→ Task description
Beginning with the line that mentions "Light is incident", reproduce every line through the last line of the entries, exactly, and only those.

(Records from a collection)
_ _ _ _ _ _ _

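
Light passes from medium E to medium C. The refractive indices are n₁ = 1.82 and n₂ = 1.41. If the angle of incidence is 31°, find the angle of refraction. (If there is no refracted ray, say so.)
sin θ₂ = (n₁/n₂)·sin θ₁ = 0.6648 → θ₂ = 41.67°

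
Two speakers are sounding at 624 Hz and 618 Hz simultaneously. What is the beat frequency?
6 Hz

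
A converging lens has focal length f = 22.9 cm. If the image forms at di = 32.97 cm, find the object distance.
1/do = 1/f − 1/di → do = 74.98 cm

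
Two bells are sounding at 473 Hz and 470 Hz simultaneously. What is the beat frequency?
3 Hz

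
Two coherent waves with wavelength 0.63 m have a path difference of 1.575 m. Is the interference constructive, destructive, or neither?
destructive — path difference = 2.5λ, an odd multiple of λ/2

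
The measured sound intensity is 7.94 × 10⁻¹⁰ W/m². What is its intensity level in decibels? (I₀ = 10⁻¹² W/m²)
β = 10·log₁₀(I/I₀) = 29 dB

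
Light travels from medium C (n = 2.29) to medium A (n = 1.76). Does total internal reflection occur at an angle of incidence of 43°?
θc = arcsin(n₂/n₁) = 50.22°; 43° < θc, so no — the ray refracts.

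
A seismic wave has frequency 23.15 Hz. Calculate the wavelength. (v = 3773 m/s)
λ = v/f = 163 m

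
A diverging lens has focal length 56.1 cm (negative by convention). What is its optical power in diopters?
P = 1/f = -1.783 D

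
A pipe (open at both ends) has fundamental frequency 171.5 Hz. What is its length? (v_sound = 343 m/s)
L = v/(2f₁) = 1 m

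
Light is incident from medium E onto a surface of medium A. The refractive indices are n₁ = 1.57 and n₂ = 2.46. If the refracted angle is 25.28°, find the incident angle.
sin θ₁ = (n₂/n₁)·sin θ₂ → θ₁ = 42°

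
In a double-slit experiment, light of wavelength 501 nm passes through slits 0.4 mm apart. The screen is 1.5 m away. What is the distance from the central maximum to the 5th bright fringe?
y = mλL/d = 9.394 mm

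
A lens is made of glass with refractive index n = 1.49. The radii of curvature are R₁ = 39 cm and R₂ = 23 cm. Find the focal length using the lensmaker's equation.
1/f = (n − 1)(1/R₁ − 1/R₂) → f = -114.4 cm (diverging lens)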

_ _ _ _ _ _ _

→ Expected answer
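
Light is incident from medium E onto a surface of medium A. The refractive indices are n₁ = 1.57 and n₂ = 2.46. If the refracted angle is 25.28°, find the incident angle.
sin θ₁ = (n₂/n₁)·sin θ₂ → θ₁ = 42°

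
In a double-slit experiment, light of wavelength 501 nm passes through slits 0.4 mm apart. The screen is 1.5 m away. What is the distance from the central maximum to the 5th bright fringe?
y = mλL/d = 9.394 mm

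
A lens is made of glass with refractive index n = 1.49. The radii of curvature are R₁ = 39 cm and R₂ = 23 cm. Find the focal length using the lensmaker's equation.
1/f = (n − 1)(1/R₁ − 1/R₂) → f = -114.4 cm (diverging lens)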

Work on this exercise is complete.